Problem to work on:
Locate the line that contains "(y^3 - 13*y^2" in the entries below, then repeat it and every following line through the line that contains "gcd(b^3 + 2*b^2", exactly, and no others.

Stored data entries:
----------------------------------------

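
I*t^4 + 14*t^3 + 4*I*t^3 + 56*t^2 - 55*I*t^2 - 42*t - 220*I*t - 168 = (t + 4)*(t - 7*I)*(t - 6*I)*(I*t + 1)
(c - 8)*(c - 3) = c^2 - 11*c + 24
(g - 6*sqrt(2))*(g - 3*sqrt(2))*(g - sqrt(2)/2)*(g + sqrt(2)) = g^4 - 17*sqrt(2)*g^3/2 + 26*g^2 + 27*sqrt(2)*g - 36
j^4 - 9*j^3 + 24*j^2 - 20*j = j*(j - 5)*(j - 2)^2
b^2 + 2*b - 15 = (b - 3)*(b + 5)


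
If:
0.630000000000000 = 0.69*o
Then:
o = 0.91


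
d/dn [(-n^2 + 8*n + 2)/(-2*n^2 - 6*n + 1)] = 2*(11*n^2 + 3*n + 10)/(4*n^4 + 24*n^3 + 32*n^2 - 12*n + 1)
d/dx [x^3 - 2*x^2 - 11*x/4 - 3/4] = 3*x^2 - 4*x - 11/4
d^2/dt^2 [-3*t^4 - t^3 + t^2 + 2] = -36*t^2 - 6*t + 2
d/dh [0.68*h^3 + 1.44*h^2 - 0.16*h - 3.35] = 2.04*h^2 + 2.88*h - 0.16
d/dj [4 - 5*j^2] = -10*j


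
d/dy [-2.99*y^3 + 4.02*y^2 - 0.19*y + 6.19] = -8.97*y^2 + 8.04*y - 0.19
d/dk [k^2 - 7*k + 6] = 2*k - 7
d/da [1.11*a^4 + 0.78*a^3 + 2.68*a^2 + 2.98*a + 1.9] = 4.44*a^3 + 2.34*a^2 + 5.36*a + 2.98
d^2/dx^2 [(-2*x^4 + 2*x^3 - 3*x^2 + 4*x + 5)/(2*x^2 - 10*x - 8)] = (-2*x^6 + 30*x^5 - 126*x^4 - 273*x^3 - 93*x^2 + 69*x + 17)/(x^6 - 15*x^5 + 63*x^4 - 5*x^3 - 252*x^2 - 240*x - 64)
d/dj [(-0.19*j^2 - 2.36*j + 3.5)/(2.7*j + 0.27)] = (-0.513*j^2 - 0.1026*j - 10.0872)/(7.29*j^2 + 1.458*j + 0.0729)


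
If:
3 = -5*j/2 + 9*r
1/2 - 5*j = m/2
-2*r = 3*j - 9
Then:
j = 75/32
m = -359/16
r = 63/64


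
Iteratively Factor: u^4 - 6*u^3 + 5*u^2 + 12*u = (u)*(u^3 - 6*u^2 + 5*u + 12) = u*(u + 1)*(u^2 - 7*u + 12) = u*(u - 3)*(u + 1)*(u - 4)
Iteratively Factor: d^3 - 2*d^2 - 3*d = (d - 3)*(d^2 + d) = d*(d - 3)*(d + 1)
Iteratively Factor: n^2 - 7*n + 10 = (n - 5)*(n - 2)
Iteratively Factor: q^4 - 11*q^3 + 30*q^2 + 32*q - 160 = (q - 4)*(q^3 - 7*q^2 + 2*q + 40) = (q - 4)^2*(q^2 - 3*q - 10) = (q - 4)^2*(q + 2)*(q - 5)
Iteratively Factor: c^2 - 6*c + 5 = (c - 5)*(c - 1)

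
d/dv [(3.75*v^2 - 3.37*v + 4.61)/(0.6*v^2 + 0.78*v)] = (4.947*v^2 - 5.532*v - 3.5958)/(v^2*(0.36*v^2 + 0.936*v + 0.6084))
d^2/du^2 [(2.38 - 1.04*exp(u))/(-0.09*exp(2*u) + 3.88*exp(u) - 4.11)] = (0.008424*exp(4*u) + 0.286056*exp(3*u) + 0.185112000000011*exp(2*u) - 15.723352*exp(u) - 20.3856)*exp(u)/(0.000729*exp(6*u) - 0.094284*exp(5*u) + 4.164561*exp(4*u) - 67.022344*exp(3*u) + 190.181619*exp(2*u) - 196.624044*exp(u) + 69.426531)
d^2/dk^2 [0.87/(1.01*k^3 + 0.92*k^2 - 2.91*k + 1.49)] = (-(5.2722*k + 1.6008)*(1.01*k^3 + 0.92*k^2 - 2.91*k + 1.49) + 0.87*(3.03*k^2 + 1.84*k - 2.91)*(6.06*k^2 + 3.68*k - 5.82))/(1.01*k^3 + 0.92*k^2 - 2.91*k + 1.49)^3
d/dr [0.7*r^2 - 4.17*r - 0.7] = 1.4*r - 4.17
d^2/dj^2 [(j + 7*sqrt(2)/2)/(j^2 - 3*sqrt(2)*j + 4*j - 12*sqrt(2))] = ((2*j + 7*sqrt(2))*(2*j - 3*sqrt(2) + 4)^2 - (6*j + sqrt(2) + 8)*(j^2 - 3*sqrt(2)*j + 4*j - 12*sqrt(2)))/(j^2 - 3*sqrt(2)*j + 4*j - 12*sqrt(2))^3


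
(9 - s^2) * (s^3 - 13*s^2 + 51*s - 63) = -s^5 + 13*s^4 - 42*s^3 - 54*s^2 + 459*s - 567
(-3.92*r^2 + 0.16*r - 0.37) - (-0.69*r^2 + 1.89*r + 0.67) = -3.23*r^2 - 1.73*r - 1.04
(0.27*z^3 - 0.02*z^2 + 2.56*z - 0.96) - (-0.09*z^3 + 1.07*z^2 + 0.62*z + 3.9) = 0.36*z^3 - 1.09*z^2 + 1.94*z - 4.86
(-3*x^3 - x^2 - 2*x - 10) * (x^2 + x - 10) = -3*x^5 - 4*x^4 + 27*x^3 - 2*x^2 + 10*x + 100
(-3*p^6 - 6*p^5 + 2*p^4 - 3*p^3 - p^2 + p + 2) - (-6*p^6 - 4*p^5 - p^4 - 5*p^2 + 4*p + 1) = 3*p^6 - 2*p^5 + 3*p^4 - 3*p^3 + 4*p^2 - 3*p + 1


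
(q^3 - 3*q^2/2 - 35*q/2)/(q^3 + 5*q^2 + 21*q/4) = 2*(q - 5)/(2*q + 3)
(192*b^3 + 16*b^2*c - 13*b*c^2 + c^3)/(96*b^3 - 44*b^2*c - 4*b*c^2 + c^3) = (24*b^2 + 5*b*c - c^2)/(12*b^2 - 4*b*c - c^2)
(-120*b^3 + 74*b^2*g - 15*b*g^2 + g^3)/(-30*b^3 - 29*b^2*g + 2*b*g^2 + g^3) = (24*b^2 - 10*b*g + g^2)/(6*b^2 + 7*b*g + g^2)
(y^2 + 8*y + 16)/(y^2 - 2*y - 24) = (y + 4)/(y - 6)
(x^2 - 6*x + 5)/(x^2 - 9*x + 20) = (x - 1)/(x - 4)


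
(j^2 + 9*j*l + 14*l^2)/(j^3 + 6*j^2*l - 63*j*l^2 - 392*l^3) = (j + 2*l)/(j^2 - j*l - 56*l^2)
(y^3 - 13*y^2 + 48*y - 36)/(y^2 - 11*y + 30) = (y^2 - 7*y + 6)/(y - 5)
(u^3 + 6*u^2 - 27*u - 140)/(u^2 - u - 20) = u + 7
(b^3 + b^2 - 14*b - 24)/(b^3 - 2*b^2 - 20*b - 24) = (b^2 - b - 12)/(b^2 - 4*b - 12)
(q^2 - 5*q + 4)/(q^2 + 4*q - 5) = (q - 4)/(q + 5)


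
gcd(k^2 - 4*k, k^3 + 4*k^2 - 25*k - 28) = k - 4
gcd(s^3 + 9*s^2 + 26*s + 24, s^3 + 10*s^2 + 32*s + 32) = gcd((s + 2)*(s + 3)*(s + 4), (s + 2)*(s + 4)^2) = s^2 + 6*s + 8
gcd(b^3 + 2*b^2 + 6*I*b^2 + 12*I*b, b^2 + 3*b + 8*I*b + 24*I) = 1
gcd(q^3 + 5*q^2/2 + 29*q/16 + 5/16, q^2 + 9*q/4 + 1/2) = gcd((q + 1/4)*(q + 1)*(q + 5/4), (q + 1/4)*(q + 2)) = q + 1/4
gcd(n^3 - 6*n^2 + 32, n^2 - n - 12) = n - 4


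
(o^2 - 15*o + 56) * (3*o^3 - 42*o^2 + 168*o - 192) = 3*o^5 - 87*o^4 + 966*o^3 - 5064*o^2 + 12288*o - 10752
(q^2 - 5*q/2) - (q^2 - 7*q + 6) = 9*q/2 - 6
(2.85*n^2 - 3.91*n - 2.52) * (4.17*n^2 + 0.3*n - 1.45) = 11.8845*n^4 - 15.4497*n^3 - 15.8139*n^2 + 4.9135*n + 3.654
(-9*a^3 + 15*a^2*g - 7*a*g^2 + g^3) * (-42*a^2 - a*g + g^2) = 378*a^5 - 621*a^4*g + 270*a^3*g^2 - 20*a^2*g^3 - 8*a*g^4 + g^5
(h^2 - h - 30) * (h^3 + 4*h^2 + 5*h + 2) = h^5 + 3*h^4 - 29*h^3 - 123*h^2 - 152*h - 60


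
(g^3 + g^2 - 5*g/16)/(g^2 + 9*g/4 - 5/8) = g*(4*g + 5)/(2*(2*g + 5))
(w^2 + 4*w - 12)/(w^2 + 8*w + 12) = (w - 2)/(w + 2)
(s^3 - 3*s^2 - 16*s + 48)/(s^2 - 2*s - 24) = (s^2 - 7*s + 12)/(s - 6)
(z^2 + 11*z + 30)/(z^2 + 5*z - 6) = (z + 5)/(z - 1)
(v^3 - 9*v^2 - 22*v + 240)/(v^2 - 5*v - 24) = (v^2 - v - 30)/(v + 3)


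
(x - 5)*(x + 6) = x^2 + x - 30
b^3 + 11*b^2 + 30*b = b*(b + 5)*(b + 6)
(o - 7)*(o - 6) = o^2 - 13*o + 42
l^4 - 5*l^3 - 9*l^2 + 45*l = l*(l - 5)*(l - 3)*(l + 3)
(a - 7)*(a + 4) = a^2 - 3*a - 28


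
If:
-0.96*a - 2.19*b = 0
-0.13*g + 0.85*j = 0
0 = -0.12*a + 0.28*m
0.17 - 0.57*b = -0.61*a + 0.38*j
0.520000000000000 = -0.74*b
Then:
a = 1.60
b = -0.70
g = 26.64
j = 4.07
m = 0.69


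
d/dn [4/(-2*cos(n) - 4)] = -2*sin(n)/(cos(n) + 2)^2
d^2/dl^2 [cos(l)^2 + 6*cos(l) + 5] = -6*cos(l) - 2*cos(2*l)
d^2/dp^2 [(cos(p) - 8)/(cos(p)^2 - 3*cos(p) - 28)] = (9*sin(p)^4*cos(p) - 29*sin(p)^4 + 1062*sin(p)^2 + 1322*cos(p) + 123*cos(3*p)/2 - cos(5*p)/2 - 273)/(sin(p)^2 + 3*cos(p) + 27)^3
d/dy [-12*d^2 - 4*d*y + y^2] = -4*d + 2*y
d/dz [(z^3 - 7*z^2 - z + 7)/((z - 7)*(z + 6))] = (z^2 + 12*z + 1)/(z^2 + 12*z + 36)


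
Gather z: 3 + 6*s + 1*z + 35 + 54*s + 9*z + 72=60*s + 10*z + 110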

----------------------------------------

Response box:
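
(y^3 - 13*y^2 + 48*y - 36)/(y^2 - 11*y + 30) = (y^2 - 7*y + 6)/(y - 5)
(u^3 + 6*u^2 - 27*u - 140)/(u^2 - u - 20) = u + 7
(b^3 + b^2 - 14*b - 24)/(b^3 - 2*b^2 - 20*b - 24) = (b^2 - b - 12)/(b^2 - 4*b - 12)
(q^2 - 5*q + 4)/(q^2 + 4*q - 5) = (q - 4)/(q + 5)


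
gcd(k^2 - 4*k, k^3 + 4*k^2 - 25*k - 28) = k - 4
gcd(s^3 + 9*s^2 + 26*s + 24, s^3 + 10*s^2 + 32*s + 32) = gcd((s + 2)*(s + 3)*(s + 4), (s + 2)*(s + 4)^2) = s^2 + 6*s + 8
gcd(b^3 + 2*b^2 + 6*I*b^2 + 12*I*b, b^2 + 3*b + 8*I*b + 24*I) = 1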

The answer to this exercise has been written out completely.